Each line from the start of the entries through the line that contains "pair(k(e, b), 0)" should be output exactly, please.

== Saved data entries ==
════════════════════

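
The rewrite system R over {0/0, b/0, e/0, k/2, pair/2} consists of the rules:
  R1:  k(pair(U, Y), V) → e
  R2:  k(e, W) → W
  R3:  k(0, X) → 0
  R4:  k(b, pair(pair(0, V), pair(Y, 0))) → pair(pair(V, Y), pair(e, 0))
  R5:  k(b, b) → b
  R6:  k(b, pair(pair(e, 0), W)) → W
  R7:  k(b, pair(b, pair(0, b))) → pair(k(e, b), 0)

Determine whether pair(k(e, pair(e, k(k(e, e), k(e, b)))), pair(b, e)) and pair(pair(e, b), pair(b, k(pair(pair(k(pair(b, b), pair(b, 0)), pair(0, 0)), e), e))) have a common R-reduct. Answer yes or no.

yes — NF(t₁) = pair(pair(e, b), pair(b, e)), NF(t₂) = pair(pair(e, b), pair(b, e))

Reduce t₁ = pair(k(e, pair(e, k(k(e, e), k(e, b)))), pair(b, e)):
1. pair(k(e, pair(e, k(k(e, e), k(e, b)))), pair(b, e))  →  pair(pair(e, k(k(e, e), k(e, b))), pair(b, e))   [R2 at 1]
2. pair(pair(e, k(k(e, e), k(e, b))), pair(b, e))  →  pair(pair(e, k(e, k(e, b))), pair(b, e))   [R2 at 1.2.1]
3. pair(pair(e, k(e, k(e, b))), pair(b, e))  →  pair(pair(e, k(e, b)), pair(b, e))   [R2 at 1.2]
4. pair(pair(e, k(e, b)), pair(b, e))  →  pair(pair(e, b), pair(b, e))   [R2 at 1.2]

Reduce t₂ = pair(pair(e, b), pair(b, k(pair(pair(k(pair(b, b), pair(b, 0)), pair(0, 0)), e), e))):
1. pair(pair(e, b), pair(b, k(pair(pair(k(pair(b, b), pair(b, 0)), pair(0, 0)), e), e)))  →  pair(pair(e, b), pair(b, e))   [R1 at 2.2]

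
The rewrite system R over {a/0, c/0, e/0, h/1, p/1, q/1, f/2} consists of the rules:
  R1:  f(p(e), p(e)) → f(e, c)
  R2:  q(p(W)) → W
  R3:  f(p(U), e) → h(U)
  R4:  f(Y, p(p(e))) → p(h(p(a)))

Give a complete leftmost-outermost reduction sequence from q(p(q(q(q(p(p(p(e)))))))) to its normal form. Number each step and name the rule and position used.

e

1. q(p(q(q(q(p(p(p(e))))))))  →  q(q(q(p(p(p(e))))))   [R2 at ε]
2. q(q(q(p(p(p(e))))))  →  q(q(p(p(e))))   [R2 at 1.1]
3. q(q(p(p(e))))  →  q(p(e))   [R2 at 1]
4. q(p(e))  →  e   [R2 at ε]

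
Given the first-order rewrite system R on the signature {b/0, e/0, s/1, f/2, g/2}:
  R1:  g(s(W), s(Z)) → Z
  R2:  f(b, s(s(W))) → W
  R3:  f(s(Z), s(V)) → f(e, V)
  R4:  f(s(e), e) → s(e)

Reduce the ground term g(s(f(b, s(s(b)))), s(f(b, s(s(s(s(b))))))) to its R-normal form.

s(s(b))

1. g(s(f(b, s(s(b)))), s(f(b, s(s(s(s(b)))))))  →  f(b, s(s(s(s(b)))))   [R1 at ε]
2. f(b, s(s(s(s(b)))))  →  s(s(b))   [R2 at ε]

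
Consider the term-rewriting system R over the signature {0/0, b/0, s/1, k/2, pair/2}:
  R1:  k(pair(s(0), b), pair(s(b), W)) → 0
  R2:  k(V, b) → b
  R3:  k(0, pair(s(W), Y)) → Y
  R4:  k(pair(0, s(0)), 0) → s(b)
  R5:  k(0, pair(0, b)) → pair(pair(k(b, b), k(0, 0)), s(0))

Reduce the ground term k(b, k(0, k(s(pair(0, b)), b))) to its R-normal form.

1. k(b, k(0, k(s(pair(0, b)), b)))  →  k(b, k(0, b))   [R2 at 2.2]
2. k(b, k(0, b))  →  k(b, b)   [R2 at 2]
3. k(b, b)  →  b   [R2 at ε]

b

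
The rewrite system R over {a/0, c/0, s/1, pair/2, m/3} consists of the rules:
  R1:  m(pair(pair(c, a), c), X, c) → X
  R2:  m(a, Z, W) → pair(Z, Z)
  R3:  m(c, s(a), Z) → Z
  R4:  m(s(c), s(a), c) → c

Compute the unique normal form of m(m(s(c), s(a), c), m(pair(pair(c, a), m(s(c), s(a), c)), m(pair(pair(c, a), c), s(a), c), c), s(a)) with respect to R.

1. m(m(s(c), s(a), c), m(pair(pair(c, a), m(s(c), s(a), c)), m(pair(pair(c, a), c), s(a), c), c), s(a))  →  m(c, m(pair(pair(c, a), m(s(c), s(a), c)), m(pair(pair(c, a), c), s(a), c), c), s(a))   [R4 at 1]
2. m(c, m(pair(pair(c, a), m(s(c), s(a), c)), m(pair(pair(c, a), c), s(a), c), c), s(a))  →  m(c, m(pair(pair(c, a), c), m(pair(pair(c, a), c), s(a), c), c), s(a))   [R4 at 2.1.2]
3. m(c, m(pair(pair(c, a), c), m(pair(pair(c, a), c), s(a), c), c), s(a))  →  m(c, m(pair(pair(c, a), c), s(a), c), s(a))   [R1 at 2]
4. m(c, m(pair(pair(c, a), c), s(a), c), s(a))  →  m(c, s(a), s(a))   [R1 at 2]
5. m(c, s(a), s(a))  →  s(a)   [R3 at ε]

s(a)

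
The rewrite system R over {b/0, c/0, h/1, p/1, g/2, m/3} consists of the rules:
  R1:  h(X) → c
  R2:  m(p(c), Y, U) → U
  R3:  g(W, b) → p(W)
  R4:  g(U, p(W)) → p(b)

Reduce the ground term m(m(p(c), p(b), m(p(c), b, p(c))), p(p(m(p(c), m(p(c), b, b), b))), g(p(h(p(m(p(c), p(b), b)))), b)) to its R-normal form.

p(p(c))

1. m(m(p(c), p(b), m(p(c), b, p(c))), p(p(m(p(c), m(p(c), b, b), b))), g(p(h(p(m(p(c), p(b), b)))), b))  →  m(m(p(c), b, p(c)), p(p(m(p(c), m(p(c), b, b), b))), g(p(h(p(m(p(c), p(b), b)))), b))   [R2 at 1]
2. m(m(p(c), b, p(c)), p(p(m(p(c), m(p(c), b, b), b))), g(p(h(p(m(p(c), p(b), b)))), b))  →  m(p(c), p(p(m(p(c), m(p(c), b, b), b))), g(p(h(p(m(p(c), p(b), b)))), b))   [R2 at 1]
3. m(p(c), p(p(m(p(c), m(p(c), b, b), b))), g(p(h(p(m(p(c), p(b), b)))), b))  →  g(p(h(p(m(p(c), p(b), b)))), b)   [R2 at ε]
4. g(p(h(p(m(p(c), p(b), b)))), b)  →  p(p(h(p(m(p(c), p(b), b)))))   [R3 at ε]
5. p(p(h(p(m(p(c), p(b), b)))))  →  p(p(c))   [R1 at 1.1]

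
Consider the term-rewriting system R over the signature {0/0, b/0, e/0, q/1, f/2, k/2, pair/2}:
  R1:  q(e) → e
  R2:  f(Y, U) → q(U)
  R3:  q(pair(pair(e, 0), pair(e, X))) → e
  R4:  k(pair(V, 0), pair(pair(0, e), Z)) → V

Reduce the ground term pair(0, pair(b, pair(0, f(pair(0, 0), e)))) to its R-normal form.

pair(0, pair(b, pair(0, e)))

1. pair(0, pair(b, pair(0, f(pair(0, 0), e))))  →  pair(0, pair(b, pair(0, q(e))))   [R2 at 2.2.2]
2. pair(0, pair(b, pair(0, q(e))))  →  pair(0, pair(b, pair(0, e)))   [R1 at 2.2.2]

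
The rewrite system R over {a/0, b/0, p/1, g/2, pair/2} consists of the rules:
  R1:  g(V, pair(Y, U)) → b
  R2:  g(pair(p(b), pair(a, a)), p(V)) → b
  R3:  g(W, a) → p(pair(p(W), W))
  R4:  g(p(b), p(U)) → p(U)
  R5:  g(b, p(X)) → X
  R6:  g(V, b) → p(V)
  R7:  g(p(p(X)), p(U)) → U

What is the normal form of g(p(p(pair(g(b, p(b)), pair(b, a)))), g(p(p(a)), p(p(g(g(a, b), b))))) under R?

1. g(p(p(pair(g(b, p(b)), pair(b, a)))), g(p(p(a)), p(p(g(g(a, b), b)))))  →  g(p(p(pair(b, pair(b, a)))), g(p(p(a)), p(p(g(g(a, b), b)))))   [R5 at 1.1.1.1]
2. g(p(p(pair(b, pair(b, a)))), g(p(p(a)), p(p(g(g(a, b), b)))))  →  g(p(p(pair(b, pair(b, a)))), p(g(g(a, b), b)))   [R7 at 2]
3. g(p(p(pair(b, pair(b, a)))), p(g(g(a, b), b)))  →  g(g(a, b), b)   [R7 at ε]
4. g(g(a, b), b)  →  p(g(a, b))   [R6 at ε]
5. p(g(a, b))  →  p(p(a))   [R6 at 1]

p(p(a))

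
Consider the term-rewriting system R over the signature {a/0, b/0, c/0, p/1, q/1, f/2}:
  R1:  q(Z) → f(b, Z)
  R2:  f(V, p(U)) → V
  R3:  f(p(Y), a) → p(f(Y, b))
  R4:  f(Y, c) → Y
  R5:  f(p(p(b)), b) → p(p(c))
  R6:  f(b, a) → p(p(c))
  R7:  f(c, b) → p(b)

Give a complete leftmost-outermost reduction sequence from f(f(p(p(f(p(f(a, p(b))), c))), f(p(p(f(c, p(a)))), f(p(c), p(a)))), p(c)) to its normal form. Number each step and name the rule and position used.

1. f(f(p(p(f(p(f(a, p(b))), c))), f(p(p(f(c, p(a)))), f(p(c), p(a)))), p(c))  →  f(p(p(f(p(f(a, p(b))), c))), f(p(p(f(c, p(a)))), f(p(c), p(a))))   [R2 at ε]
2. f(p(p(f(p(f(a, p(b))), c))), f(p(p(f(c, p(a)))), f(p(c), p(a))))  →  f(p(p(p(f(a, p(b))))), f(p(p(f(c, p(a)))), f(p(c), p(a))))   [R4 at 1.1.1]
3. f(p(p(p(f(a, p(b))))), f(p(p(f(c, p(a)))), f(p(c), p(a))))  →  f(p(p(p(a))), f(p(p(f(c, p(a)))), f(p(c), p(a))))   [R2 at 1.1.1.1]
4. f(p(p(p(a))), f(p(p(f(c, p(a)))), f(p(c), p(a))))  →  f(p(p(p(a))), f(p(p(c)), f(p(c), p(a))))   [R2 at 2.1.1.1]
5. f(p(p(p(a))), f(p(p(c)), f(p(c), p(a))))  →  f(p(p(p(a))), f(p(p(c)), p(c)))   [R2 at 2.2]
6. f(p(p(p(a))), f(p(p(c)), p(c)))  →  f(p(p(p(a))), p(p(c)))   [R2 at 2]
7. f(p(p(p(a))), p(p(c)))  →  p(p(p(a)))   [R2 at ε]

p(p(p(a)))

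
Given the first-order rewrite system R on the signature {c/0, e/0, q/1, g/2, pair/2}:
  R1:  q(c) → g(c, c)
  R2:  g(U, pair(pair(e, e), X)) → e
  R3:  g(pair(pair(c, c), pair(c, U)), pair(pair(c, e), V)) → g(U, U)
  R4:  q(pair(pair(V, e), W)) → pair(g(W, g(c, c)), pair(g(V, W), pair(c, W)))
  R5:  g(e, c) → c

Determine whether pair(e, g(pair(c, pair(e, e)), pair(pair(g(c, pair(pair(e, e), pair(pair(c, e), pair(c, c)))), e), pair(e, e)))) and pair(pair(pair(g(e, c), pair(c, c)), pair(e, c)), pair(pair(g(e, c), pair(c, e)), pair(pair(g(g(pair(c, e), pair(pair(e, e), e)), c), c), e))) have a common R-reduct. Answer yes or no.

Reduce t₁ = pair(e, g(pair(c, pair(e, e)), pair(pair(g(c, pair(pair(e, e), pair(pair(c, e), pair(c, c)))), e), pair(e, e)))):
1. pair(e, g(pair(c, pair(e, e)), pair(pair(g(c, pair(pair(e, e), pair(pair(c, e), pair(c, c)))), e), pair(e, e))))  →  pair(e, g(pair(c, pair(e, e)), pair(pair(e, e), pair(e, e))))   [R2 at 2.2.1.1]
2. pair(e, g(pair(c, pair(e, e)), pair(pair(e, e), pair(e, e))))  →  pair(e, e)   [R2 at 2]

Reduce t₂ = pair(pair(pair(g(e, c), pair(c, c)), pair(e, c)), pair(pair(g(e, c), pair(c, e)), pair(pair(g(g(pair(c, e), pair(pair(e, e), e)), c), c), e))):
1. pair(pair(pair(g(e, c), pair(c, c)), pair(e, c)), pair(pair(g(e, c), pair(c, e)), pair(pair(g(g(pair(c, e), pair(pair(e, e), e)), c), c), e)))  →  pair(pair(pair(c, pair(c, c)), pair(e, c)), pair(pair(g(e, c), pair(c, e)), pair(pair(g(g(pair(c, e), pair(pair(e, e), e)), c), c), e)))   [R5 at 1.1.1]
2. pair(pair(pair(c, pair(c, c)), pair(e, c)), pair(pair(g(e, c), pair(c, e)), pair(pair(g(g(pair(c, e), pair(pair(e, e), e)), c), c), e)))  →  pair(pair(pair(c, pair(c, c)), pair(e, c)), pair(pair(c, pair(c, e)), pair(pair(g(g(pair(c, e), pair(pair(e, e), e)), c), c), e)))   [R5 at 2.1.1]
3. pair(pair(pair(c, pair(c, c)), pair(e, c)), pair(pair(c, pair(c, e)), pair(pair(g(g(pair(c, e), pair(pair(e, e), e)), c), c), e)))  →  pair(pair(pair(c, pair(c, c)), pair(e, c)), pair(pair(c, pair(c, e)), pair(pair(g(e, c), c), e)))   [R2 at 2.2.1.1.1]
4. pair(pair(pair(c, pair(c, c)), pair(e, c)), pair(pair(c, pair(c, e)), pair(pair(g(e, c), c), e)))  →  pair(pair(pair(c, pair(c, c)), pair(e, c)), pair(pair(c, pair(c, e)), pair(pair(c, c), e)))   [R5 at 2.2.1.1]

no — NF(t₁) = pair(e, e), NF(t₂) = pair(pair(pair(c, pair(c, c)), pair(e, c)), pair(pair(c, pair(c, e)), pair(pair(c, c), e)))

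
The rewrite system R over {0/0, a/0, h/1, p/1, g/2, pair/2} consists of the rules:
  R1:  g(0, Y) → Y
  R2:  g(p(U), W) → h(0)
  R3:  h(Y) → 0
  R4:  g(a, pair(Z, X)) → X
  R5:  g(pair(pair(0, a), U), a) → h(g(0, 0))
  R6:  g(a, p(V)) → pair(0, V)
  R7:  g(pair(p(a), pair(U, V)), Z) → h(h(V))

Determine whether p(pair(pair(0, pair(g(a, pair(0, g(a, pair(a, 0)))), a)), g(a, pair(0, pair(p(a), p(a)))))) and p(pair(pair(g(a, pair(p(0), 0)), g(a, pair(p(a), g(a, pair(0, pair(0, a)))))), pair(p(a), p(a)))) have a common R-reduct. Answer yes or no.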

════════════════════

== EXERCISE RESULT ==
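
The rewrite system R over {0/0, b/0, e/0, k/2, pair/2} consists of the rules:
  R1:  k(pair(U, Y), V) → e
  R2:  k(e, W) → W
  R3:  k(0, X) → 0
  R4:  k(b, pair(pair(0, V), pair(Y, 0))) → pair(pair(V, Y), pair(e, 0))
  R5:  k(b, b) → b
  R6:  k(b, pair(pair(e, 0), W)) → W
  R7:  k(b, pair(b, pair(0, b))) → pair(k(e, b), 0)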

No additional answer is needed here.